→ Exercise prompt:
Nothing but the lines from the line with "Rh genotype +/+;" to the end of the records below should appear in the answer, each exactly as given.

┌─ Supplied information

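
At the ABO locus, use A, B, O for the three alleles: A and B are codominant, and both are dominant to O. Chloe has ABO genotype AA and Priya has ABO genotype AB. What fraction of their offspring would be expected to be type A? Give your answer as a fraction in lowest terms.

ABO cross AA × AB → offspring phenotypes: 1/2 A, 1/2 AB.
So P(type A) = 1/2.

1/2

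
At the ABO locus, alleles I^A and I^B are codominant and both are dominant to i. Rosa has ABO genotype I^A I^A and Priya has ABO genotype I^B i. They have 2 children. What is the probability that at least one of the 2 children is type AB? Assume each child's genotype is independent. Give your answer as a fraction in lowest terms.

ABO cross I^A I^A × I^B i → 1/2 A, 1/2 AB.
So P(type AB) = 1/2 per child.
P(none) = (1/2)^2 = 1/4; P(at least one) = 1 − 1/4 = 3/4.

3/4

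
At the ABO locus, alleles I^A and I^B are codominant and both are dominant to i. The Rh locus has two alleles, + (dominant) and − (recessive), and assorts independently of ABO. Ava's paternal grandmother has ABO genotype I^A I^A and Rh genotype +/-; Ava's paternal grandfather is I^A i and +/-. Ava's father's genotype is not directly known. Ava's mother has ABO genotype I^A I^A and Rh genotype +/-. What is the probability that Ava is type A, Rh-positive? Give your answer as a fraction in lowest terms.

Ava's father's ABO genotype from I^A I^A × I^A i: 1/2 I^A I^A, 1/2 I^A i.
Crossing each possibility with the mother I^A I^A and summing P(type A): 1/2·1 + 1/2·1 = 1.
Similarly for Rh via the father's Rh distribution: P(Rh+) = 3/4.
Independent loci: 1 × 3/4 = 3/4.

3/4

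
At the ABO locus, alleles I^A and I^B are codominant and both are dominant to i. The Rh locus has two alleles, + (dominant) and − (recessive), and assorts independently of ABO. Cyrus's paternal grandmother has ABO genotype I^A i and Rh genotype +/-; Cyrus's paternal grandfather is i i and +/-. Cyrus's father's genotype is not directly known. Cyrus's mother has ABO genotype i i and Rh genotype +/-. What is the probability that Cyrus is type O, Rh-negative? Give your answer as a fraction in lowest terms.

3/16

Cyrus's father's ABO genotype from I^A i × i i: 1/2 I^A i, 1/2 i i.
Crossing each possibility with the mother i i and summing P(type O): 1/2·1/2 + 1/2·1 = 3/4.
Similarly for Rh via the father's Rh distribution: P(Rh-) = 1/4.
Independent loci: 3/4 × 1/4 = 3/16.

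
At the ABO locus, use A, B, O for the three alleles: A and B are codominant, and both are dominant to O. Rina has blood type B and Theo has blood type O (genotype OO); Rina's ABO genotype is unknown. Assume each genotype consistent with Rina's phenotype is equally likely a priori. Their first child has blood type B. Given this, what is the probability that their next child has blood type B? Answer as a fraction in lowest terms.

Possible genotypes: Rina ∈ {BB, BO}; Theo ∈ {OO}.
Weight each parental genotype pair by prior × P(type-B child):
  BB × OO: posterior weight 2/3; P(next child type B) = 1.
  BO × OO: posterior weight 1/3; P(next child type B) = 1/2.
Weighted sum = 5/6.

5/6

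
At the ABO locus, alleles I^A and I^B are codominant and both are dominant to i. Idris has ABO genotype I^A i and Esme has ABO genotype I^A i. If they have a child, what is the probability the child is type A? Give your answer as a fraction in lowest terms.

3/4

ABO cross I^A i × I^A i → offspring phenotypes: 1/4 O, 3/4 A.
So P(type A) = 3/4.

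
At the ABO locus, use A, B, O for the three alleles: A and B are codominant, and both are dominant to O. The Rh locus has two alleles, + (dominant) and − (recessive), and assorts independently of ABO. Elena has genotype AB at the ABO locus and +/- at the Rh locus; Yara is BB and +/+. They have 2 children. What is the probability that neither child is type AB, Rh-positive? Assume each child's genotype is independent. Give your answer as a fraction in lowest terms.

1/4

ABO cross AB × BB → 1/2 B, 1/2 AB.
Rh cross +/- × +/+ → 1 Rh+; so P(type AB, Rh-positive) = 1/2 × 1 = 1/2 per child.
P(not type AB, Rh-positive) = 1/2 for one child; (1/2)^2 = 1/4.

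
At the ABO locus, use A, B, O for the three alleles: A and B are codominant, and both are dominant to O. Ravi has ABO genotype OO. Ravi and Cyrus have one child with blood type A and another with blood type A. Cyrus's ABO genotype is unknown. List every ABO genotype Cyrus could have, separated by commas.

For each candidate genotype of Cyrus, check whether crossing it with OO can produce every observed child phenotype.
  AA → possible child types {A} ✓
  AB → possible child types {A, B} ✓
  AO → possible child types {O, A} ✓
  BB → possible child types {B} ✗
  BO → possible child types {O, B} ✗
  OO → possible child types {O} ✗

AA, AB, AO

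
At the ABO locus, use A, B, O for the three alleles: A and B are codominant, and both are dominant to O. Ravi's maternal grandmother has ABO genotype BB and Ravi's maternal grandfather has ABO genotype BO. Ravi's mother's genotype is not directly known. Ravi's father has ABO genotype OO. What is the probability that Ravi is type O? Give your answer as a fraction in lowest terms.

Ravi's mother's ABO genotype from BB × BO: 1/2 BB, 1/2 BO.
Crossing each possibility with the father OO and summing P(type O): 1/2·0 + 1/2·1/2 = 1/4.

1/4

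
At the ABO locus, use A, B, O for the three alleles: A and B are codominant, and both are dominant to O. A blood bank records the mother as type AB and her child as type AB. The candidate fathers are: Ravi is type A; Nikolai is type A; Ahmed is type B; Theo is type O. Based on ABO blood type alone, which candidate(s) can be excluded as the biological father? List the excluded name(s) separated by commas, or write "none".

A candidate is excluded only if no genotype consistent with his phenotype could produce a type AB child with a type AB mother.
Theo (type O): no genotype consistent with that phenotype can produce a type-AB child with a type-AB mother.

Theo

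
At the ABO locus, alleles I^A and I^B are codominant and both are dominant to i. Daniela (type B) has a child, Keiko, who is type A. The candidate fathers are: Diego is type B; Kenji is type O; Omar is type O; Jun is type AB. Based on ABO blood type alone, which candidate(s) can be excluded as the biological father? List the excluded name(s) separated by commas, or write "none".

Diego, Kenji, Omar

A candidate is excluded only if no genotype consistent with his phenotype could produce a type A child with a type B mother.
Diego (type B): no genotype consistent with that phenotype can produce a type-A child with a type-B mother.
Kenji (type O): no genotype consistent with that phenotype can produce a type-A child with a type-B mother.
Omar (type O): no genotype consistent with that phenotype can produce a type-A child with a type-B mother.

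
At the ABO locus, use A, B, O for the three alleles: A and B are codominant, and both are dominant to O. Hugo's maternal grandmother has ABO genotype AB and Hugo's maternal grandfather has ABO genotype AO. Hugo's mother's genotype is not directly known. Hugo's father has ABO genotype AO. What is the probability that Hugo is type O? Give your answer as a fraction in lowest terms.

Hugo's mother's ABO genotype from AB × AO: 1/4 AA, 1/4 AB, 1/4 AO, 1/4 BO.
Crossing each possibility with the father AO and summing P(type O): 1/4·0 + 1/4·0 + 1/4·1/4 + 1/4·1/4 = 1/8.

1/8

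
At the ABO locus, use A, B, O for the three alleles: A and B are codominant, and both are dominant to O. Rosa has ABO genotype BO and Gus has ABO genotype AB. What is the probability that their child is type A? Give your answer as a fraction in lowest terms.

1/4

ABO cross BO × AB → offspring phenotypes: 1/4 A, 1/2 B, 1/4 AB.
So P(type A) = 1/4.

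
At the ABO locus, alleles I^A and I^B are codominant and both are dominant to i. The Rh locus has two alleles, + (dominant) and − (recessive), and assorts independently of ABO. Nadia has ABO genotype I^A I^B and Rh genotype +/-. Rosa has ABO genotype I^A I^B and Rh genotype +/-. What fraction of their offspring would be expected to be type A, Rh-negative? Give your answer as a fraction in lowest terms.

1/16

ABO cross I^A I^B × I^A I^B → offspring phenotypes: 1/4 A, 1/4 B, 1/2 AB.
Rh cross +/- × +/- → 3/4 Rh+, 1/4 Rh-.
Independent loci: P(type A, Rh-negative) = 1/4 × 1/4 = 1/16.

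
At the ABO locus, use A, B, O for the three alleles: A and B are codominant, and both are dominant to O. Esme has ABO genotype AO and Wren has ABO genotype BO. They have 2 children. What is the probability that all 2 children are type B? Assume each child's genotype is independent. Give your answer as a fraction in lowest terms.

ABO cross AO × BO → 1/4 O, 1/4 A, 1/4 B, 1/4 AB.
So P(type B) = 1/4 per child.
All 2 independent: (1/4)^2 = 1/16.

1/16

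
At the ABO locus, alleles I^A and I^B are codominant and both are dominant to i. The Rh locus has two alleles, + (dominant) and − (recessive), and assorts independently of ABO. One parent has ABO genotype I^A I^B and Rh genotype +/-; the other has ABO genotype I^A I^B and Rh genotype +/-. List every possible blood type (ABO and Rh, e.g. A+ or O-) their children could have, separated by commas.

Gametes from I^A I^B × I^A I^B give offspring ABO genotypes I^A I^A, I^A I^B, I^B I^B, i.e. phenotypes A, B, AB.
Rh cross +/- × +/- → phenotypes Rh+, Rh-.
Combining independently: A+, A-, B+, B-, AB+, AB-.

A+, A-, B+, B-, AB+, AB-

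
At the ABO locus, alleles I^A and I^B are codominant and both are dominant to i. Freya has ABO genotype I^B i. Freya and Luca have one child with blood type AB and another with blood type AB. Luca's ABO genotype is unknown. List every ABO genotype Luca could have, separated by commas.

For each candidate genotype of Luca, check whether crossing it with I^B i can produce every observed child phenotype.
  I^A I^A → possible child types {A, AB} ✓
  I^A I^B → possible child types {A, B, AB} ✓
  I^A i → possible child types {O, A, B, AB} ✓
  I^B I^B → possible child types {B} ✗
  I^B i → possible child types {O, B} ✗
  i i → possible child types {O, B} ✗

I^A I^A, I^A I^B, I^A i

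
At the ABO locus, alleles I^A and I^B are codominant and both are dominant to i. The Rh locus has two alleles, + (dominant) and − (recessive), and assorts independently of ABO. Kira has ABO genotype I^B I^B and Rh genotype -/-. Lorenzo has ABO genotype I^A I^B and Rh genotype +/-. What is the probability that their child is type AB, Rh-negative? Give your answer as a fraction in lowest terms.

ABO cross I^B I^B × I^A I^B → offspring phenotypes: 1/2 B, 1/2 AB.
Rh cross -/- × +/- → 1/2 Rh+, 1/2 Rh-.
Independent loci: P(type AB, Rh-negative) = 1/2 × 1/2 = 1/4.

1/4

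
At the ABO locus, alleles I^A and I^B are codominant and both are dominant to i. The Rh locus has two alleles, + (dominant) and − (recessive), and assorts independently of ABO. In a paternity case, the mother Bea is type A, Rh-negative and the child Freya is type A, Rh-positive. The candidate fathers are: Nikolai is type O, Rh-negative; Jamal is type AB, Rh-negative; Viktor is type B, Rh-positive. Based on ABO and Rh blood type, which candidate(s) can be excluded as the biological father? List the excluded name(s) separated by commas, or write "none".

Nikolai, Jamal

A candidate is excluded only if no genotype consistent with his phenotype could produce a type A, Rh-positive child with a type A, Rh-negative mother.
Nikolai (type O, Rh-): no genotype consistent with that phenotype can produce a type-A Rh+ child with a type-A mother.
Jamal (type AB, Rh-): no genotype consistent with that phenotype can produce a type-A Rh+ child with a type-A mother.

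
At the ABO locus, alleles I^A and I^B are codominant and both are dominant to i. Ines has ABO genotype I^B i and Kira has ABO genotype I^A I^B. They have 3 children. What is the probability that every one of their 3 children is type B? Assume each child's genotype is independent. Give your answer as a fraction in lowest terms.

1/8

ABO cross I^B i × I^A I^B → 1/4 A, 1/2 B, 1/4 AB.
So P(type B) = 1/2 per child.
All 3 independent: (1/2)^3 = 1/8.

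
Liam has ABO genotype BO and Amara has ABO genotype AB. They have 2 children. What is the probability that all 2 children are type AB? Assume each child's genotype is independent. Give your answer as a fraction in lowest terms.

1/16

ABO cross BO × AB → 1/4 A, 1/2 B, 1/4 AB.
So P(type AB) = 1/4 per child.
All 2 independent: (1/4)^2 = 1/16.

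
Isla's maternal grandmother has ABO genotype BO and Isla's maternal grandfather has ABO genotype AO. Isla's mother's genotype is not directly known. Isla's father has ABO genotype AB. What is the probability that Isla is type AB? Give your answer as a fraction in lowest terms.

Isla's mother's ABO genotype from BO × AO: 1/4 AB, 1/4 AO, 1/4 BO, 1/4 OO.
Crossing each possibility with the father AB and summing P(type AB): 1/4·1/2 + 1/4·1/4 + 1/4·1/4 + 1/4·0 = 1/4.

1/4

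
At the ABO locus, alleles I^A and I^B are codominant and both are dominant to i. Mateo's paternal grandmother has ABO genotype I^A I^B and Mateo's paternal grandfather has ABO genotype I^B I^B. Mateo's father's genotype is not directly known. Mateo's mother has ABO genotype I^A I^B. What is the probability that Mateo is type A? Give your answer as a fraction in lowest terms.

1/8

Mateo's father's ABO genotype from I^A I^B × I^B I^B: 1/2 I^A I^B, 1/2 I^B I^B.
Crossing each possibility with the mother I^A I^B and summing P(type A): 1/2·1/4 + 1/2·0 = 1/8.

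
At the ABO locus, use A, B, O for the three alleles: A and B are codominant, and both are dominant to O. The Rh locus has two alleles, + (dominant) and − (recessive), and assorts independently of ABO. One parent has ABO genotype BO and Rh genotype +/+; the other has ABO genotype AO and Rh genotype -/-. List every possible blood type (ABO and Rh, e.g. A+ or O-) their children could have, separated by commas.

O+, A+, B+, AB+

Gametes from BO × AO give offspring ABO genotypes AB, AO, BO, OO, i.e. phenotypes O, A, B, AB.
Rh cross +/+ × -/- → phenotypes Rh+.
Combining independently: O+, A+, B+, AB+.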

└─

→ Solution for this exercise:
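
At the ABO locus, use A, B, O for the three alleles: A and B are codominant, and both are dominant to O. The Rh locus has two alleles, + (dominant) and − (recessive), and assorts independently of ABO. One parent has ABO genotype BO and Rh genotype +/+; the other has ABO genotype AO and Rh genotype -/-. List every possible blood type (ABO and Rh, e.g. A+ or O-) their children could have, separated by commas.

O+, A+, B+, AB+

Gametes from BO × AO give offspring ABO genotypes AB, AO, BO, OO, i.e. phenotypes O, A, B, AB.
Rh cross +/+ × -/- → phenotypes Rh+.
Combining independently: O+, A+, B+, AB+.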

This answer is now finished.